[Data excerpts]:
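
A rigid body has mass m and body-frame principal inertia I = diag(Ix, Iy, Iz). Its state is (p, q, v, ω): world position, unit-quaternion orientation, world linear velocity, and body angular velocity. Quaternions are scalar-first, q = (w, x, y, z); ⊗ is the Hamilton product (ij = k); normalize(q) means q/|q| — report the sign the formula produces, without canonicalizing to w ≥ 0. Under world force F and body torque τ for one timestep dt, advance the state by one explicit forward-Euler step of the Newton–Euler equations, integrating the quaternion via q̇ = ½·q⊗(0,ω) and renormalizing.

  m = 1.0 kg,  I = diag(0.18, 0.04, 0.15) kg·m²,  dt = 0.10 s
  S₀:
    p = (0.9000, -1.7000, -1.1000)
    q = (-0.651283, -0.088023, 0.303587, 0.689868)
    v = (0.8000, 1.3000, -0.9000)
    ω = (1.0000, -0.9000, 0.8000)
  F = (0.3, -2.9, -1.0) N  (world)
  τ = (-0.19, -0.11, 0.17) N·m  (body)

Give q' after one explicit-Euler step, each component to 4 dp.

q' = (-0.6588, -0.0772, 0.3698, 0.6506)

q⊗(0,ω) = (-0.1906431, 0.2124678, 1.3464411, -0.7453927)
q + ½dt·q⊗(0,ω), renormalized = (-0.6588, -0.0772, 0.3698, 0.6506)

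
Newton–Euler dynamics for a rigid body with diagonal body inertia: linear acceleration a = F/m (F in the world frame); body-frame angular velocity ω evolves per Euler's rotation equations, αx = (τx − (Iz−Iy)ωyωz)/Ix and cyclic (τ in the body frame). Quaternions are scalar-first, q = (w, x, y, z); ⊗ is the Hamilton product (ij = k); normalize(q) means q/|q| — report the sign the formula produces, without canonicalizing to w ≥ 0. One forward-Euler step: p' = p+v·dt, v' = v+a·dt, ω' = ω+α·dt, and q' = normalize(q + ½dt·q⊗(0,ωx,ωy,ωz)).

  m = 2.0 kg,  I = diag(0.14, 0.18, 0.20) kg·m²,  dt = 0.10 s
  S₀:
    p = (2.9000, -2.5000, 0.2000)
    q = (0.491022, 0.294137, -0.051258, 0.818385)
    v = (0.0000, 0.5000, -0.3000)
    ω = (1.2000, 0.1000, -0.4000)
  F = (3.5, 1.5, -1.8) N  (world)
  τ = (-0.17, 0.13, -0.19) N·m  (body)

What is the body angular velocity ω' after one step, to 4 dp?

ω×(Iω) gyroscopic = (-0.0008, 0.0288, 0.0048)
(τ − ω×Iω)/I = (-1.2086, 0.5622, -0.9740)
ω + α·dt = (1.0791, 0.1562, -0.4974)

ω' = (1.0791, 0.1562, -0.4974)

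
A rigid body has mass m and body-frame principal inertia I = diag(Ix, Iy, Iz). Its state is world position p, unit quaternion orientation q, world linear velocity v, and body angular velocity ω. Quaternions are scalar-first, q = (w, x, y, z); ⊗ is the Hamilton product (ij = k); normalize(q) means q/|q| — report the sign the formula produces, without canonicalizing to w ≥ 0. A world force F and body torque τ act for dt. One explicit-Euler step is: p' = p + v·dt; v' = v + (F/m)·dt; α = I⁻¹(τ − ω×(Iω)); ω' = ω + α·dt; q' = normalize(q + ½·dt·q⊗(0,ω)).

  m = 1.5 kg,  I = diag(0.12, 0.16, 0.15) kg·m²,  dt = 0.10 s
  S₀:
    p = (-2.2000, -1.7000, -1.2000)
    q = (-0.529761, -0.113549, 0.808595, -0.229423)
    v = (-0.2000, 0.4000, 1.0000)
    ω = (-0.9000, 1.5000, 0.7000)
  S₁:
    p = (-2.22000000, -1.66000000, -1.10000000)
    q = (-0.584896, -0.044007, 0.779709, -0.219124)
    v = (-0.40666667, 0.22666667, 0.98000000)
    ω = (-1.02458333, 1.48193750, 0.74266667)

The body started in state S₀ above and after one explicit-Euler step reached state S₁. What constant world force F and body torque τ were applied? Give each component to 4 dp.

Δv = v₁−v₀ = (-0.20666667, -0.17333333, -0.02000000)
F = m·Δv/dt = (-3.1000, -2.6000, -0.3000)
rate change Δω = (-0.12458333, -0.01806250, 0.04266667)
ω₀×(Iω₀) = (-0.0105, 0.0189, -0.0540)
τ = I·(Δω/dt) + ω₀×(Iω₀) = (-0.1600, -0.0100, 0.0100)

F = (-3.1000, -2.6000, -0.3000)
τ = (-0.1600, -0.0100, 0.0100)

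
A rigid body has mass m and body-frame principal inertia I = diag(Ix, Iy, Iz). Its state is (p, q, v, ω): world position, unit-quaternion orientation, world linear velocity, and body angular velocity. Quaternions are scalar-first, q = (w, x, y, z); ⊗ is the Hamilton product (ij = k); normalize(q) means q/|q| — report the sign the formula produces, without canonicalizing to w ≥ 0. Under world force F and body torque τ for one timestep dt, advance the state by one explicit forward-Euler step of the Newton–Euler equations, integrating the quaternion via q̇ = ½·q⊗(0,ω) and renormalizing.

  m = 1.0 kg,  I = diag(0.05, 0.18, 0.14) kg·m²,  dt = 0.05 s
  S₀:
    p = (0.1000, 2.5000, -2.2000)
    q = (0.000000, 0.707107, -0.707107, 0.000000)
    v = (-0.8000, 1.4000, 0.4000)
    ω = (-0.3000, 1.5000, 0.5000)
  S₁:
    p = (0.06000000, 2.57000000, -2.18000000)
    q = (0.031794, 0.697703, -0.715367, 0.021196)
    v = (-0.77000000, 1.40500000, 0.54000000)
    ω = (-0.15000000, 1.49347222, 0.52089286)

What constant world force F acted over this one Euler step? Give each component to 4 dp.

F = (0.6000, 0.1000, 2.8000)

Δv = v₁−v₀ = (0.03000000, 0.00500000, 0.14000000)
m·(v₁−v₀)/dt = (0.6000, 0.1000, 2.8000)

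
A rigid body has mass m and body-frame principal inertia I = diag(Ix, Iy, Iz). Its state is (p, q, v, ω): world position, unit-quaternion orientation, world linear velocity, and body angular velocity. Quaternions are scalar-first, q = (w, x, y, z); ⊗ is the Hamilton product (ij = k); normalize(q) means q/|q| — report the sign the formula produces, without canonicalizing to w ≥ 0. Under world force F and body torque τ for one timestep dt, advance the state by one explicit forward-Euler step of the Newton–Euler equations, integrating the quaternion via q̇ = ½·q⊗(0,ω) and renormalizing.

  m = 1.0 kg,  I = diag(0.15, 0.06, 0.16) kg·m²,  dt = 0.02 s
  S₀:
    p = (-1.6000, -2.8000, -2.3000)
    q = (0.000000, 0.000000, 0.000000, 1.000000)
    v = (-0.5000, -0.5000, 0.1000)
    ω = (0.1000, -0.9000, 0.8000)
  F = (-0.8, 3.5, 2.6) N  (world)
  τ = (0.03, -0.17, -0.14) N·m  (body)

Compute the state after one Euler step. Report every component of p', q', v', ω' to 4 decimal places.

p' = (-1.6100, -2.8100, -2.2980)
q' = (-0.0080, 0.0090, 0.0010, 0.9999)
v' = (-0.5160, -0.4300, 0.1520)
ω' = (0.1136, -0.9564, 0.7815)

ω×(Iω) gyroscopic = (-0.0720, -0.0008, 0.0081)
α = I⁻¹(τ − ω×Iω) = (0.6800, -2.8200, -0.9256)
ω' = ω + α·dt = (0.1136, -0.9564, 0.7815)
q⊗(0,ω) = (-0.8000000, 0.9000000, 0.1000000, 0.0000000)
q + ½dt·q⊗(0,ω), renormalized = (-0.0080, 0.0090, 0.0010, 0.9999)
a = F/m = (-0.8000, 3.5000, 2.6000)
p + v·dt = (-1.6100, -2.8100, -2.2980)
v + (F/m)dt = (-0.5160, -0.4300, 0.1520)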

[Work order]: Copy out exactly the lines that run from the one holding "F = (-0.8, 3.5, 2.6)" through the end of the data above.

[Exercise solution]:
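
  F = (-0.8, 3.5, 2.6) N  (world)
  τ = (0.03, -0.17, -0.14) N·m  (body)

Compute the state after one Euler step. Report every component of p', q', v', ω' to 4 decimal places.

p' = (-1.6100, -2.8100, -2.2980)
q' = (-0.0080, 0.0090, 0.0010, 0.9999)
v' = (-0.5160, -0.4300, 0.1520)
ω' = (0.1136, -0.9564, 0.7815)

ω×(Iω) gyroscopic = (-0.0720, -0.0008, 0.0081)
α = I⁻¹(τ − ω×Iω) = (0.6800, -2.8200, -0.9256)
ω' = ω + α·dt = (0.1136, -0.9564, 0.7815)
q⊗(0,ω) = (-0.8000000, 0.9000000, 0.1000000, 0.0000000)
q + ½dt·q⊗(0,ω), renormalized = (-0.0080, 0.0090, 0.0010, 0.9999)
a = F/m = (-0.8000, 3.5000, 2.6000)
p + v·dt = (-1.6100, -2.8100, -2.2980)
v + (F/m)dt = (-0.5160, -0.4300, 0.1520)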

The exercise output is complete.